■ **Your task**: Extract the lines from the first line of the records below through the line containing "Coefficients of p (degree 4): c_0 = -4, c_1", inclusive, and reproduce them exactly as written.

-=-=-

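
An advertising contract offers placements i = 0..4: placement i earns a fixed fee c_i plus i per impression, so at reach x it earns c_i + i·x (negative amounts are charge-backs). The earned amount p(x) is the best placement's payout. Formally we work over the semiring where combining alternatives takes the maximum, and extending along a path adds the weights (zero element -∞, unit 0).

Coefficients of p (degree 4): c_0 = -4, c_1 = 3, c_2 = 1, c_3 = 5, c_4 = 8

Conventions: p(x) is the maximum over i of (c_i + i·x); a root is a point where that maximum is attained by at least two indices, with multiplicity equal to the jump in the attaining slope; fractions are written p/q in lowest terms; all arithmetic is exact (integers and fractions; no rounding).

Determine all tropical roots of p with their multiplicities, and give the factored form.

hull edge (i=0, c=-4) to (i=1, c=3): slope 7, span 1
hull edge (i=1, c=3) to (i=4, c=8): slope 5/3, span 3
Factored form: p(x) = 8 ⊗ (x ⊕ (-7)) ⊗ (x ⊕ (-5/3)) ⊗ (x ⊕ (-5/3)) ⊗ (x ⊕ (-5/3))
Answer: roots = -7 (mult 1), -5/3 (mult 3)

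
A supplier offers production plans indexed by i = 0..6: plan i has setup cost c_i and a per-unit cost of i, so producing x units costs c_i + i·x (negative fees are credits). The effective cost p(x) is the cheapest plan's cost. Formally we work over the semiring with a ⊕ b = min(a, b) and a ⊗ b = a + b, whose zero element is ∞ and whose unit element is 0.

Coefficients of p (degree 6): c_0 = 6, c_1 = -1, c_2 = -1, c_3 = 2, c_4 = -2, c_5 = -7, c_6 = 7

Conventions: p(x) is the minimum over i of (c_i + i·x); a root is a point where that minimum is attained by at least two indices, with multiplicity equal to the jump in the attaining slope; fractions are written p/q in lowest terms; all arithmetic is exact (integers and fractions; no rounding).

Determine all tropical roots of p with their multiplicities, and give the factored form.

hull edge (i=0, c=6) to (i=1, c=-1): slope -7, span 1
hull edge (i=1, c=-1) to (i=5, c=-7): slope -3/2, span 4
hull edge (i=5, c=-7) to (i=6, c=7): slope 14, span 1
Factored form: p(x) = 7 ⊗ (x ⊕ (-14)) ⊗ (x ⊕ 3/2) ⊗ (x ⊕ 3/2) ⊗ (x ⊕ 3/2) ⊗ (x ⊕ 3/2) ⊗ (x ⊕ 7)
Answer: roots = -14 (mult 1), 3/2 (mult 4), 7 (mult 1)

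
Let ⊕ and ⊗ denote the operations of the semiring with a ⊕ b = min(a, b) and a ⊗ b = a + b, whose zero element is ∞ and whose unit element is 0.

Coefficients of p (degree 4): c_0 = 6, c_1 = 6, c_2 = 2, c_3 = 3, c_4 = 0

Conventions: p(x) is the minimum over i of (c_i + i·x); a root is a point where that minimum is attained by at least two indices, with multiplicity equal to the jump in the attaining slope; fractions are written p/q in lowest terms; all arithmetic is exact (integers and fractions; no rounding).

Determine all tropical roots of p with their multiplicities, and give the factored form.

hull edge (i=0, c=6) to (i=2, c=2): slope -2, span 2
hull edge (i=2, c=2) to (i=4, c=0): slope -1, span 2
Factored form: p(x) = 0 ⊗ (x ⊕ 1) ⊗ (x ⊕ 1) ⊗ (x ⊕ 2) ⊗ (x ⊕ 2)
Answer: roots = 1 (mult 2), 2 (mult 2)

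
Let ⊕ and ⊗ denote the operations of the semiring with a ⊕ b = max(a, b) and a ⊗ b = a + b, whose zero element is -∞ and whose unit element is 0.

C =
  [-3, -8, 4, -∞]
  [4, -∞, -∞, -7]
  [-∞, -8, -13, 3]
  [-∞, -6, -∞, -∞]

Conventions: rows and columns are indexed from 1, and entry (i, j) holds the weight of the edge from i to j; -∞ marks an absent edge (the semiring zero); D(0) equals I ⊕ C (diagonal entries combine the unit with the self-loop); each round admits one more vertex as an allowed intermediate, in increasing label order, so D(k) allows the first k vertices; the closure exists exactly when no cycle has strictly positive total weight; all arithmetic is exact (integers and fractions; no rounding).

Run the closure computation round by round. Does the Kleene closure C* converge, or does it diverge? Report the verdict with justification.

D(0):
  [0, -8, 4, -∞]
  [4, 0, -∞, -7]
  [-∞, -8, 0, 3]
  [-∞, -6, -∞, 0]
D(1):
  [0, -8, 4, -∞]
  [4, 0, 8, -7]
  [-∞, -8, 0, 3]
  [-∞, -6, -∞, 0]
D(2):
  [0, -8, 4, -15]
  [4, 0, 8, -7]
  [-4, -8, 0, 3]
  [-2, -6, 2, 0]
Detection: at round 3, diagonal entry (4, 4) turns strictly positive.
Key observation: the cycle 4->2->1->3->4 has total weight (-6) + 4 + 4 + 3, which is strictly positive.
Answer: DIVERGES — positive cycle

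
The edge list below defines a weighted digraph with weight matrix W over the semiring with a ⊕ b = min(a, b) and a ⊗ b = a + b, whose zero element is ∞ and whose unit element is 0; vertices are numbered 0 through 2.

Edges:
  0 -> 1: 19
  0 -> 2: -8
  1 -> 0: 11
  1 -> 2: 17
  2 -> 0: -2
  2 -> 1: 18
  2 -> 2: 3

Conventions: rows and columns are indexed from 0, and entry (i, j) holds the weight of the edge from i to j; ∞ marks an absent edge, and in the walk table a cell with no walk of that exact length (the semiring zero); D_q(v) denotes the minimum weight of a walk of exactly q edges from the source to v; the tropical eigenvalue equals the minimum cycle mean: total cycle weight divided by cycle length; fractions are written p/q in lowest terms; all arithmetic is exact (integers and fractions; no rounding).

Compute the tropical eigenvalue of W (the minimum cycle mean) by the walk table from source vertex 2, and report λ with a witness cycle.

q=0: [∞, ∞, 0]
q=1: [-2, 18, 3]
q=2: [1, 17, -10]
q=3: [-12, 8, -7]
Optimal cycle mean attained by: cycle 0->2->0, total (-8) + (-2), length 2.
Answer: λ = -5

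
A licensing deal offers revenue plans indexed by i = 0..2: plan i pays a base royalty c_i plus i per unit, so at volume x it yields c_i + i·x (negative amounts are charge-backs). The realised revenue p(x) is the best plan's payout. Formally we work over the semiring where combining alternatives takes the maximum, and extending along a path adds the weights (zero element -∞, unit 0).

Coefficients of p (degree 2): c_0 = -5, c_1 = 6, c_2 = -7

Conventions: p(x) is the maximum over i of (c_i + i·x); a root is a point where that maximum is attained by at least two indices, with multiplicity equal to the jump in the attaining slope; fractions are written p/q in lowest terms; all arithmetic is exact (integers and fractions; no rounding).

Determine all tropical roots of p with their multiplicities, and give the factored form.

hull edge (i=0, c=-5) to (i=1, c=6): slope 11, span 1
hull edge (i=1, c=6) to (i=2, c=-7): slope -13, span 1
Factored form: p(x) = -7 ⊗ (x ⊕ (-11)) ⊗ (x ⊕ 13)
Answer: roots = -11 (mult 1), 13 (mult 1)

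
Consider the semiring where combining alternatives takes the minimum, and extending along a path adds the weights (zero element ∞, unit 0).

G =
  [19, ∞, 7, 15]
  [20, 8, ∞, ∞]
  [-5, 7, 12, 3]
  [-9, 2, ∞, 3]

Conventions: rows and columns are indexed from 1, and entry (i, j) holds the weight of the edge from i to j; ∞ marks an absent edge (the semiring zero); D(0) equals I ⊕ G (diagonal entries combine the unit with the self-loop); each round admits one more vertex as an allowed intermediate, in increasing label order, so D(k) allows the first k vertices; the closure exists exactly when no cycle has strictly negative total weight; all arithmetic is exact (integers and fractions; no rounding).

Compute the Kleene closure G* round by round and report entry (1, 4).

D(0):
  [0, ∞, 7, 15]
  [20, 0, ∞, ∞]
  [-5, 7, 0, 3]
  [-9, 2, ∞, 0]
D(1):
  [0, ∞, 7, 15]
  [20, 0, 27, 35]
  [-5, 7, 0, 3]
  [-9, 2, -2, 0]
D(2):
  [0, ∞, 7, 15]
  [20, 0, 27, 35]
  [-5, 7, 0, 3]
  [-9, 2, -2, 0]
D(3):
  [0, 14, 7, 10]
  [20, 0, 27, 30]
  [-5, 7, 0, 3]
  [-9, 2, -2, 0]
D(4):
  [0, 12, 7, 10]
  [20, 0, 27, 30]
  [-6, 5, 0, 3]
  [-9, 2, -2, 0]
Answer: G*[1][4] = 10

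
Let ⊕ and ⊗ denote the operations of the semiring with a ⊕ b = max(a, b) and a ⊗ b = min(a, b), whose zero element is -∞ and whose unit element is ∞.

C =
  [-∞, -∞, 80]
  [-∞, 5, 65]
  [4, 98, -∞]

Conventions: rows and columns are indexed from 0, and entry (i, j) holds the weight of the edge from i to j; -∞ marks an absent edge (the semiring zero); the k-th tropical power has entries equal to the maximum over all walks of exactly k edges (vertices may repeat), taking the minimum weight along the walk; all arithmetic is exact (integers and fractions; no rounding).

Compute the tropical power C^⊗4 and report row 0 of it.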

-=-=-

■ **Written answer**:
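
An advertising contract offers placements i = 0..4: placement i earns a fixed fee c_i plus i per impression, so at reach x it earns c_i + i·x (negative amounts are charge-backs). The earned amount p(x) is the best placement's payout. Formally we work over the semiring where combining alternatives takes the maximum, and extending along a path adds the weights (zero element -∞, unit 0).

Coefficients of p (degree 4): c_0 = -4, c_1 = 3, c_2 = 1, c_3 = 5, c_4 = 8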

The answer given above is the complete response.